» **Exercise instructions**: Set down, word for word, the stretch of lines from the one containing "pair(c, 0))) → V" to the end of the records below.

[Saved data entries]
========================================
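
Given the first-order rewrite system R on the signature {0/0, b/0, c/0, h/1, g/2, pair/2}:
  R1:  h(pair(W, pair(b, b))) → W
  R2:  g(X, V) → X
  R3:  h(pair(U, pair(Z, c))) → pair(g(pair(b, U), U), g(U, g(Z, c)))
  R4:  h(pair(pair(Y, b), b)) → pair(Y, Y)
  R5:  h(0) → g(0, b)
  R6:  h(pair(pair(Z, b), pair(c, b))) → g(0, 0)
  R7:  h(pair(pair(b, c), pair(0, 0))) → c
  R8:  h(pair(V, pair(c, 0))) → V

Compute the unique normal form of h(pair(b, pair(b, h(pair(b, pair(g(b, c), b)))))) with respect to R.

b

1. h(pair(b, pair(b, h(pair(b, pair(g(b, c), b))))))  →  h(pair(b, pair(b, h(pair(b, pair(b, b))))))   [R2 at 1.2.2.1.2.1]
2. h(pair(b, pair(b, h(pair(b, pair(b, b))))))  →  h(pair(b, pair(b, b)))   [R1 at 1.2.2]
3. h(pair(b, pair(b, b)))  →  b   [R1 at ε]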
========================================
» **Solution for this task**:
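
  R8:  h(pair(V, pair(c, 0))) → V

Compute the unique normal form of h(pair(b, pair(b, h(pair(b, pair(g(b, c), b)))))) with respect to R.

b

1. h(pair(b, pair(b, h(pair(b, pair(g(b, c), b))))))  →  h(pair(b, pair(b, h(pair(b, pair(b, b))))))   [R2 at 1.2.2.1.2.1]
2. h(pair(b, pair(b, h(pair(b, pair(b, b))))))  →  h(pair(b, pair(b, b)))   [R1 at 1.2.2]
3. h(pair(b, pair(b, b)))  →  b   [R1 at ε]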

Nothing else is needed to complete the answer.